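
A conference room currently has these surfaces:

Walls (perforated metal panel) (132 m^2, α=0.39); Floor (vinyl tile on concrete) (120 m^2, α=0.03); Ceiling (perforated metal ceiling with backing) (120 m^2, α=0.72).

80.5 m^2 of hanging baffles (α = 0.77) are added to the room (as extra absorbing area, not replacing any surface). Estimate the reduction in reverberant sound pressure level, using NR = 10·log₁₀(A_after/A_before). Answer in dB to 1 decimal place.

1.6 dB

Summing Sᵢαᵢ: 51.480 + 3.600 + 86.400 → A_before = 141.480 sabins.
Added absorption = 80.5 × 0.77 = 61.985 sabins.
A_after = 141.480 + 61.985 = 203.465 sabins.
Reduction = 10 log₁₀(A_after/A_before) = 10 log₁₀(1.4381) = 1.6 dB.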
☆ ☆ ☆
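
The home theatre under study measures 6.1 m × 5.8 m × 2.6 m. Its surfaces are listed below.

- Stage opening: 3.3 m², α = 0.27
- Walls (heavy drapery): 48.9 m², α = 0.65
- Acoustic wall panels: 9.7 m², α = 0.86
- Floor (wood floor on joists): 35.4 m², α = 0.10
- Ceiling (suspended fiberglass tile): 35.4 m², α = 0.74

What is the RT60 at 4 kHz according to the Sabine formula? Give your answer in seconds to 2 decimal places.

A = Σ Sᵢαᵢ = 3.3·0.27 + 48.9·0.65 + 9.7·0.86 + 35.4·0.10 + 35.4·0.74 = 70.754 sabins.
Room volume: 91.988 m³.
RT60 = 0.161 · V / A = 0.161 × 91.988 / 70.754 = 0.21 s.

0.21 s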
☆ ☆ ☆
## Aim of the exercise
When a line of the records has the word "tile", pick it out and copy it.

## Reply to the task
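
Walls (perforated metal panel) (132 m^2, α=0.39); Floor (vinyl tile on concrete) (120 m^2, α=0.03); Ceiling (perforated metal ceiling with backing) (120 m^2, α=0.72).
- Ceiling (suspended fiberglass tile): 35.4 m², α = 0.74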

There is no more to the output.